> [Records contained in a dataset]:
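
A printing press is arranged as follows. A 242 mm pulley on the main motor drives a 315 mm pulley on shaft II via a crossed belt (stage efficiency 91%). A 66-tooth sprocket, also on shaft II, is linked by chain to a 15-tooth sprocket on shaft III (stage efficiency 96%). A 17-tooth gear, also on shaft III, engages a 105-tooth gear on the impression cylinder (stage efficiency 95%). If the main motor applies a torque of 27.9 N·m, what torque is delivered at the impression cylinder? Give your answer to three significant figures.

42.3 N·m

Belt: ratio = 315/242 = 1.3017; torque at shaft II = 27.9 × 1.3017 × 0.91 = 33.048 N·m.
Chain: ratio = 15/66 = 0.22727; torque at shaft III = 33.048 × 0.22727 × 0.96 = 7.2104 N·m.
Gear mesh: ratio = 105/17 = 6.1765; torque at the impression cylinder = 7.2104 × 6.1765 × 0.95 = 42.308 N·m.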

> [What this task involves]: A word-for-word restatement of all the records is required.

> [Final answer]:
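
A printing press is arranged as follows. A 242 mm pulley on the main motor drives a 315 mm pulley on shaft II via a crossed belt (stage efficiency 91%). A 66-tooth sprocket, also on shaft II, is linked by chain to a 15-tooth sprocket on shaft III (stage efficiency 96%). A 17-tooth gear, also on shaft III, engages a 105-tooth gear on the impression cylinder (stage efficiency 95%). If the main motor applies a torque of 27.9 N·m, what torque is delivered at the impression cylinder? Give your answer to three significant figures.

42.3 N·m

Belt: ratio = 315/242 = 1.3017; torque at shaft II = 27.9 × 1.3017 × 0.91 = 33.048 N·m.
Chain: ratio = 15/66 = 0.22727; torque at shaft III = 33.048 × 0.22727 × 0.96 = 7.2104 N·m.
Gear mesh: ratio = 105/17 = 6.1765; torque at the impression cylinder = 7.2104 × 6.1765 × 0.95 = 42.308 N·m.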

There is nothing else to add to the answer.